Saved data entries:
──────────

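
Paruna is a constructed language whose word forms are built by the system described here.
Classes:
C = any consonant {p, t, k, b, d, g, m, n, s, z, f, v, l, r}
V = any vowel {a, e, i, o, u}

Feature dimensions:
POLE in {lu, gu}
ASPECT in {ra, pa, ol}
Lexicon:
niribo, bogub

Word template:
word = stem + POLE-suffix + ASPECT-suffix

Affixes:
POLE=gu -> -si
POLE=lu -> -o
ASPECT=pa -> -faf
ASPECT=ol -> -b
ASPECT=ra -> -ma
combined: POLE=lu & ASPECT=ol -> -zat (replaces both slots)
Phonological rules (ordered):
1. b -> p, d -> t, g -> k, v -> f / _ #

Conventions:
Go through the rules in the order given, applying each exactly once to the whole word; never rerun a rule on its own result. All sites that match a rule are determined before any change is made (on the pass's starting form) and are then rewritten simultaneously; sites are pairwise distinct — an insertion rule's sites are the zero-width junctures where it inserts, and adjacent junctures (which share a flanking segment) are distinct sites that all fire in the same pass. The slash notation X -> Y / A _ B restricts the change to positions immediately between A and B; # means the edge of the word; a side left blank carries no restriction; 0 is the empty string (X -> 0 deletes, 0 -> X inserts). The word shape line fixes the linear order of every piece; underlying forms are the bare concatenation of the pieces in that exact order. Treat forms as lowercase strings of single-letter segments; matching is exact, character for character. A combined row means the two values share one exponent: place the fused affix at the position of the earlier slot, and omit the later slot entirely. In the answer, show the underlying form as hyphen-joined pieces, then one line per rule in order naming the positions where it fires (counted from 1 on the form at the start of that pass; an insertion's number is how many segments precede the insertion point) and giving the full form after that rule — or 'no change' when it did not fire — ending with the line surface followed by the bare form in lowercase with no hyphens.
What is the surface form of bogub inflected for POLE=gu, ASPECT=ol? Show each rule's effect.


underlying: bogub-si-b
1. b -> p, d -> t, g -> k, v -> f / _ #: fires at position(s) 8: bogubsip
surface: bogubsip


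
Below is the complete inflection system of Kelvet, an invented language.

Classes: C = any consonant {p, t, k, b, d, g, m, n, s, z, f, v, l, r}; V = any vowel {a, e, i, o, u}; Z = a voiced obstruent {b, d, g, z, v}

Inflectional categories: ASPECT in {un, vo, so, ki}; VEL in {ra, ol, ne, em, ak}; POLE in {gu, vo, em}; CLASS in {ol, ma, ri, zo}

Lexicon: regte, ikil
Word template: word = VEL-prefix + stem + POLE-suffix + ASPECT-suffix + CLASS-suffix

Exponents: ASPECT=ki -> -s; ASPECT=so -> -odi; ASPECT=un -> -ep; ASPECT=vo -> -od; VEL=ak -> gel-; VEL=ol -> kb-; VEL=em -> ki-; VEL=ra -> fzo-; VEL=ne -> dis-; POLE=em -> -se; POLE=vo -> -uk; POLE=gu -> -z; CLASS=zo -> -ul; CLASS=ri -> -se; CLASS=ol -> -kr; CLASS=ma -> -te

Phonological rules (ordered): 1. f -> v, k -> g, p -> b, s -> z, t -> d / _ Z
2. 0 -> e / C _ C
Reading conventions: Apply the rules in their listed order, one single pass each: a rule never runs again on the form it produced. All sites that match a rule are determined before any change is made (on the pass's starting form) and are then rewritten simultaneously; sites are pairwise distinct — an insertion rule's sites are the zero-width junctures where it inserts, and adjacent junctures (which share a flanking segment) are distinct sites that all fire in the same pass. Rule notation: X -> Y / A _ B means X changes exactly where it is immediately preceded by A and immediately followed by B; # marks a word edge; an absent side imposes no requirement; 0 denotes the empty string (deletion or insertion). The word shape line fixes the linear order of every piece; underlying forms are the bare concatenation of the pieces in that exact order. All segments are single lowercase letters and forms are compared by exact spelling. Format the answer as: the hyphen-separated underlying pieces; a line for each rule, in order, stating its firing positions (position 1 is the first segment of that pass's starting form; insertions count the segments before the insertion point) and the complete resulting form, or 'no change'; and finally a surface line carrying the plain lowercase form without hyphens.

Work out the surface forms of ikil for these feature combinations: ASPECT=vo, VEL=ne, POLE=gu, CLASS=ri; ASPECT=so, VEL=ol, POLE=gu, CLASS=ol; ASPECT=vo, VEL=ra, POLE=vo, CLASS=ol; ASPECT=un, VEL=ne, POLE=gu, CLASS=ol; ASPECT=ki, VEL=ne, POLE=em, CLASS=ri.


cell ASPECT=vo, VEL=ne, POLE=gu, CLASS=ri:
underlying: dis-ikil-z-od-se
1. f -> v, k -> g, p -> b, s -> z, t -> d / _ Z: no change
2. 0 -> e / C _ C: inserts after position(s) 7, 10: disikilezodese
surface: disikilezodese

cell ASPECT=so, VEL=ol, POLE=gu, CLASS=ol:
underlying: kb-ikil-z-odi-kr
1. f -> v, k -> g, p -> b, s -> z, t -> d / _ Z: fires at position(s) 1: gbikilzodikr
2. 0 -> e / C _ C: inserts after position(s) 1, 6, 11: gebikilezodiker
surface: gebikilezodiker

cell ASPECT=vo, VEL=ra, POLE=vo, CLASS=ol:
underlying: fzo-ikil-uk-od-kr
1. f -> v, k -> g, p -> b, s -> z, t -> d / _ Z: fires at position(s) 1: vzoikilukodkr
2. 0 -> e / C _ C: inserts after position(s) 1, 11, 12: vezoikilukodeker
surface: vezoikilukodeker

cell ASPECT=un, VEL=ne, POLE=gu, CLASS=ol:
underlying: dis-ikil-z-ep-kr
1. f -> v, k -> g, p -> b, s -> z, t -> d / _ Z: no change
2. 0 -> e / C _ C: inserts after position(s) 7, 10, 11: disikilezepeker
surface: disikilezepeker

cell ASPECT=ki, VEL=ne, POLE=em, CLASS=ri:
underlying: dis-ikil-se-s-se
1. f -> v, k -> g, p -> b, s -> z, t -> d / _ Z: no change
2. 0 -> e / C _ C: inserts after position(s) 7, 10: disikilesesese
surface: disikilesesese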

──────────

| Exercise details |
Up to and including the line with "Go through the", output every line of the records above exactly, starting from the first; output nothing else.

| Finished task |
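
Paruna is a constructed language whose word forms are built by the system described here.
Classes:
C = any consonant {p, t, k, b, d, g, m, n, s, z, f, v, l, r}
V = any vowel {a, e, i, o, u}

Feature dimensions:
POLE in {lu, gu}
ASPECT in {ra, pa, ol}
Lexicon:
niribo, bogub

Word template:
word = stem + POLE-suffix + ASPECT-suffix

Affixes:
POLE=gu -> -si
POLE=lu -> -o
ASPECT=pa -> -faf
ASPECT=ol -> -b
ASPECT=ra -> -ma
combined: POLE=lu & ASPECT=ol -> -zat (replaces both slots)
Phonological rules (ordered):
1. b -> p, d -> t, g -> k, v -> f / _ #

Conventions:
Go through the rules in the order given, applying each exactly once to the whole word; never rerun a rule on its own result. All sites that match a rule are determined before any change is made (on the pass's starting form) and are then rewritten simultaneously; sites are pairwise distinct — an insertion rule's sites are the zero-width junctures where it inserts, and adjacent junctures (which share a flanking segment) are distinct sites that all fire in the same pass. The slash notation X -> Y / A _ B restricts the change to positions immediately between A and B; # means the edge of the word; a side left blank carries no restriction; 0 is the empty string (X -> 0 deletes, 0 -> X inserts). The word shape line fixes the linear order of every piece; underlying forms are the bare concatenation of the pieces in that exact order. Treat forms as lowercase strings of single-letter segments; matching is exact, character for character. A combined row means the two values share one exponent: place the fused affix at the position of the earlier slot, and omit the later slot entirely. In the answer, show the underlying form as hyphen-joined pieces, then one line per rule in order naming the positions where it fires (counted from 1 on the form at the start of that pass; an insertion's number is how many segments precede the insertion point) and giving the full form after that rule — or 'no change' when it did not fire — ending with the line surface followed by the bare form in lowercase with no hyphens.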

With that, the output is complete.